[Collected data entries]
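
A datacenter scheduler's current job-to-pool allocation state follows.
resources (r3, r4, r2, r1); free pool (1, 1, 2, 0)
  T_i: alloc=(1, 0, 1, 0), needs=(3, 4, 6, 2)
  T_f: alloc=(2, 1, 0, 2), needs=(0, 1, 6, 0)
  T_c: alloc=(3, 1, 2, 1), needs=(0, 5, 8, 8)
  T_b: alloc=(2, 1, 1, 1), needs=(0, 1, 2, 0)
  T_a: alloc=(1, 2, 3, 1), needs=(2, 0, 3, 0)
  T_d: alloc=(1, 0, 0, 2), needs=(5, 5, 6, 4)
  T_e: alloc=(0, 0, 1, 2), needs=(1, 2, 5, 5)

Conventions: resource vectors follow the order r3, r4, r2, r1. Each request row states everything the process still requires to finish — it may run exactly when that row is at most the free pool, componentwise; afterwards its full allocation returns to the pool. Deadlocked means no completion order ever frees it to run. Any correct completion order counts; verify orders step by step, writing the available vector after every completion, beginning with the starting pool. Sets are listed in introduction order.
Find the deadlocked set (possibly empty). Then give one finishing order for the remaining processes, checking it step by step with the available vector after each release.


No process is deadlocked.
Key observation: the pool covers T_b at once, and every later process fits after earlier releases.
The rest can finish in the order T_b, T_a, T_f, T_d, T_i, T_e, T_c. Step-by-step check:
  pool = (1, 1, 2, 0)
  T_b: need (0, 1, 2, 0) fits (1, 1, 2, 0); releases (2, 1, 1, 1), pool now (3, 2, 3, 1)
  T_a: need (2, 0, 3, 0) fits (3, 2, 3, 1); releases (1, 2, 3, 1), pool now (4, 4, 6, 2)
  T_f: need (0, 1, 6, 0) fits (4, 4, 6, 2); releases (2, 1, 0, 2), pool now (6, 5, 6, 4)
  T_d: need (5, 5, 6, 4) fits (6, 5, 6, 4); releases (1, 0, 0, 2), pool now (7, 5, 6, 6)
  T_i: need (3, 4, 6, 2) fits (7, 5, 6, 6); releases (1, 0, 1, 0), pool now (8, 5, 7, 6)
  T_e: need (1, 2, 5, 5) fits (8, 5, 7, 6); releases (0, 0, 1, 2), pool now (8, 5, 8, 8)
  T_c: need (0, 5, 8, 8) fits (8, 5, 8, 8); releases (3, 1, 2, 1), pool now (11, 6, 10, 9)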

* * *

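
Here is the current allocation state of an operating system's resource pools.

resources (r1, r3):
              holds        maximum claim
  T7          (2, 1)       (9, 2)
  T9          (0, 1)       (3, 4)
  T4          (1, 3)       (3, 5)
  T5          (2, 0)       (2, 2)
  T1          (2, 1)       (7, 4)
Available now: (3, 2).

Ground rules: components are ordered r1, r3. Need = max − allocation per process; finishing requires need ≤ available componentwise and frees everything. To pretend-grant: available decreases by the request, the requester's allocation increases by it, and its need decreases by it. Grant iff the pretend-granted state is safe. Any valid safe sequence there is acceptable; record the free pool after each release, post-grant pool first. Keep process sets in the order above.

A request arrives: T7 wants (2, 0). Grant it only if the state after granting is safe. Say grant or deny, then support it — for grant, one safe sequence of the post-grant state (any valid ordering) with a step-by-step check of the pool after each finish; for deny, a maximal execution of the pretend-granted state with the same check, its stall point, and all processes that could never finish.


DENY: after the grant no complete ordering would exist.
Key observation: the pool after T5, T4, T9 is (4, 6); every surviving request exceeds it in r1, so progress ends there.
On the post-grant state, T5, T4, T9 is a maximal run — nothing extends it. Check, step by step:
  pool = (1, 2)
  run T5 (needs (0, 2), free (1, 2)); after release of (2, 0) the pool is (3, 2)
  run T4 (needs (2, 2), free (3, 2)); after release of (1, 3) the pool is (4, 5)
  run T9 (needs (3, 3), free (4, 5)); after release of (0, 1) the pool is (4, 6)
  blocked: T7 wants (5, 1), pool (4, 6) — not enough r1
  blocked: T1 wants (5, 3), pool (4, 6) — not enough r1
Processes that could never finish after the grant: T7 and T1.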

_Task goal_
Out of the data above, set down the lines from the one with "T_i: alloc=(1, 0, 1, 0), needs=(3, 4, 6, 2)" to the one with "Conventions: resource vectors", both included, exactly as written and with no additions.

_Answer for the task_
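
  T_i: alloc=(1, 0, 1, 0), needs=(3, 4, 6, 2)
  T_f: alloc=(2, 1, 0, 2), needs=(0, 1, 6, 0)
  T_c: alloc=(3, 1, 2, 1), needs=(0, 5, 8, 8)
  T_b: alloc=(2, 1, 1, 1), needs=(0, 1, 2, 0)
  T_a: alloc=(1, 2, 3, 1), needs=(2, 0, 3, 0)
  T_d: alloc=(1, 0, 0, 2), needs=(5, 5, 6, 4)
  T_e: alloc=(0, 0, 1, 2), needs=(1, 2, 5, 5)

Conventions: resource vectors follow the order r3, r4, r2, r1. Each request row states everything the process still requires to finish — it may run exactly when that row is at most the free pool, componentwise; afterwards its full allocation returns to the pool. Deadlocked means no completion order ever frees it to run. Any correct completion order counts; verify orders step by step, writing the available vector after every completion, beginning with the starting pool. Sets are listed in introduction order.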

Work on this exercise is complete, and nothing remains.